### Dataset records
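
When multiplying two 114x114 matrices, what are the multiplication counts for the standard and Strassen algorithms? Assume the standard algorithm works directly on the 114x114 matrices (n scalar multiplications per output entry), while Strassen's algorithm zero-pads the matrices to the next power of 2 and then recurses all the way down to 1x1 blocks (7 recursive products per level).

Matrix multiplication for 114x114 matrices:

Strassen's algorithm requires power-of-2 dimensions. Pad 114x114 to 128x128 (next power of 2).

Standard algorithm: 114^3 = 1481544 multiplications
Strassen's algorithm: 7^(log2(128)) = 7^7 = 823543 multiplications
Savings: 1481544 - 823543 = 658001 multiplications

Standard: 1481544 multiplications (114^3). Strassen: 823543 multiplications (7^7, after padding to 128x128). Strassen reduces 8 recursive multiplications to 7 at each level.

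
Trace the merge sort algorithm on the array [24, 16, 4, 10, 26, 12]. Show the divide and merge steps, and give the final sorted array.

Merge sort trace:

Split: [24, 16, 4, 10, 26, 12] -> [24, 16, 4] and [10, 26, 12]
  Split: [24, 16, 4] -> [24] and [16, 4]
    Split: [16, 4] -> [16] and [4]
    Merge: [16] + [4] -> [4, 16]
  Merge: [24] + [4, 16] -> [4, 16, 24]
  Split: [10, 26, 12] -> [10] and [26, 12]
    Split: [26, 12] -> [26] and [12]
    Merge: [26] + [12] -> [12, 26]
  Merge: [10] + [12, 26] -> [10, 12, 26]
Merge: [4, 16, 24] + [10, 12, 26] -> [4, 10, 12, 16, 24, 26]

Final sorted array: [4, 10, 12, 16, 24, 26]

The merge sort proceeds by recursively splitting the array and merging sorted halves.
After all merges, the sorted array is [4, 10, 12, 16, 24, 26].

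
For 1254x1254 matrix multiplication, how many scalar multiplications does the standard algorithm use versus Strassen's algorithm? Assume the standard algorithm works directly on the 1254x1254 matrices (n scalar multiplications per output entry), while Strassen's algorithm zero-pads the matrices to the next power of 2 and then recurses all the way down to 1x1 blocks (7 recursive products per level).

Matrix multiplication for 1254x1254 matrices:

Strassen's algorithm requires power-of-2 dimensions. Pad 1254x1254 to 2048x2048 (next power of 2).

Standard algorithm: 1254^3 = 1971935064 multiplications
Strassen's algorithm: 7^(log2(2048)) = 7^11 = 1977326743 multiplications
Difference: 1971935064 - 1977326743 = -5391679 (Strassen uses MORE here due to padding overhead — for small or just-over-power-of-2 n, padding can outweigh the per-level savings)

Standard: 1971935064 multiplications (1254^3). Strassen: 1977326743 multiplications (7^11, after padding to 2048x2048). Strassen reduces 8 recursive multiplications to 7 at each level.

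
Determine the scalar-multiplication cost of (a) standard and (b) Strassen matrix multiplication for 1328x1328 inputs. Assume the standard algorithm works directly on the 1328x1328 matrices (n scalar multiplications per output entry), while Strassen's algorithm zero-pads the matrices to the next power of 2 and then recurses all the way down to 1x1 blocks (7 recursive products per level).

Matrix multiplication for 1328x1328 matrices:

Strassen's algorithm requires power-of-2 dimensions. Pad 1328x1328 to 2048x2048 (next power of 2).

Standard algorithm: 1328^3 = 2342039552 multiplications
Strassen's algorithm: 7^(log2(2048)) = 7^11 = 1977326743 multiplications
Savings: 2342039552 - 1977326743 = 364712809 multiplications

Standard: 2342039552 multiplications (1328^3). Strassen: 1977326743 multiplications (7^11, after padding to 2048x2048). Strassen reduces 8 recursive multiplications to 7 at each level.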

* * *

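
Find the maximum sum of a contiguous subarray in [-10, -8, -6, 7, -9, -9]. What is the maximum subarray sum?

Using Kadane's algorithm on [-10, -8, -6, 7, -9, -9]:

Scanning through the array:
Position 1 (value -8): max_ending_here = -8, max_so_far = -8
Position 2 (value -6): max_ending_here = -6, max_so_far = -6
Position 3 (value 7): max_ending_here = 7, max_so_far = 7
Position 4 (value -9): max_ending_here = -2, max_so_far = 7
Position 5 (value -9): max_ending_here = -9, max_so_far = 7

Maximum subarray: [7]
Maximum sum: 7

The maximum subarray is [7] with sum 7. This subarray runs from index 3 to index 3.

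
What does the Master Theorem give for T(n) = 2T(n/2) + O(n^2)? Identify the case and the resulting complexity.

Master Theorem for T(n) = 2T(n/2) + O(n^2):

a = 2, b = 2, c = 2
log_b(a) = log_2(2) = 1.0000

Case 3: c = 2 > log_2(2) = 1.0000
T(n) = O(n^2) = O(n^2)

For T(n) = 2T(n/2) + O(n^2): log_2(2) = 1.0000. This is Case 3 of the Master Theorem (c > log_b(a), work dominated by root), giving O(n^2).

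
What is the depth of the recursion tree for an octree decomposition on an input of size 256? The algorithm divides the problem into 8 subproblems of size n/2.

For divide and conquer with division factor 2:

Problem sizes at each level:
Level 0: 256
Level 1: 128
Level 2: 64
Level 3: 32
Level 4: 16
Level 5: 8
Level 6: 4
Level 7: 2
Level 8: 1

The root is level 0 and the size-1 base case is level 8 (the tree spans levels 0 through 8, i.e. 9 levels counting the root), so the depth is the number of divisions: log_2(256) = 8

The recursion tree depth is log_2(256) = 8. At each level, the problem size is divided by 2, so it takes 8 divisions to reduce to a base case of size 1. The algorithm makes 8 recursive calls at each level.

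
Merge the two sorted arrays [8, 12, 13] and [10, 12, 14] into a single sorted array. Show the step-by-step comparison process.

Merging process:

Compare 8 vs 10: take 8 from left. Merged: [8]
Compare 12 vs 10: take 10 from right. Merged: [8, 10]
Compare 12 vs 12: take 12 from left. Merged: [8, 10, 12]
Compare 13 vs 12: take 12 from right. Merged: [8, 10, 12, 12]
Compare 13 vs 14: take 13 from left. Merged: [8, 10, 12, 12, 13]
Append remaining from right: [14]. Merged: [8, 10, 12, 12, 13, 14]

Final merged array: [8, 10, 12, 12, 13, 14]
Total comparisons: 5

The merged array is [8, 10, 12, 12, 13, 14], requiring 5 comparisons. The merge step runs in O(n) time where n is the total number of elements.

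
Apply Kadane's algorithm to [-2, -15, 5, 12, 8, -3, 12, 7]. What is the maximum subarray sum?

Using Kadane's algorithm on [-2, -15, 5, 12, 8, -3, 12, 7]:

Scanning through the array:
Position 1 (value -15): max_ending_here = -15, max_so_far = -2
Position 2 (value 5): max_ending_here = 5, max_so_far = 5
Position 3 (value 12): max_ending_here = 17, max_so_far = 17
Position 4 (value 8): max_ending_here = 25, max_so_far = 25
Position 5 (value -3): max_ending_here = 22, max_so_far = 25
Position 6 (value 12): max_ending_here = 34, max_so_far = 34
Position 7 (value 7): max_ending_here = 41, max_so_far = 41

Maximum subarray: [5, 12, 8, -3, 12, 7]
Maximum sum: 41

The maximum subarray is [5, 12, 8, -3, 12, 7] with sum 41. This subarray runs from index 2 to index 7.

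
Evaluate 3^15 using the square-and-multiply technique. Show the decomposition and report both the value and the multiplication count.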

### What you have to do
Return, with no change at all, every line in the entries above from the line containing "Apply Kadane's algorithm" through the line containing "Evaluate 3^15 using".

### Solution to this task
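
Apply Kadane's algorithm to [-2, -15, 5, 12, 8, -3, 12, 7]. What is the maximum subarray sum?

Using Kadane's algorithm on [-2, -15, 5, 12, 8, -3, 12, 7]:

Scanning through the array:
Position 1 (value -15): max_ending_here = -15, max_so_far = -2
Position 2 (value 5): max_ending_here = 5, max_so_far = 5
Position 3 (value 12): max_ending_here = 17, max_so_far = 17
Position 4 (value 8): max_ending_here = 25, max_so_far = 25
Position 5 (value -3): max_ending_here = 22, max_so_far = 25
Position 6 (value 12): max_ending_here = 34, max_so_far = 34
Position 7 (value 7): max_ending_here = 41, max_so_far = 41

Maximum subarray: [5, 12, 8, -3, 12, 7]
Maximum sum: 41

The maximum subarray is [5, 12, 8, -3, 12, 7] with sum 41. This subarray runs from index 2 to index 7.

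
Evaluate 3^15 using the square-and-multiply technique. Show the decomposition and report both the value and the multiplication count.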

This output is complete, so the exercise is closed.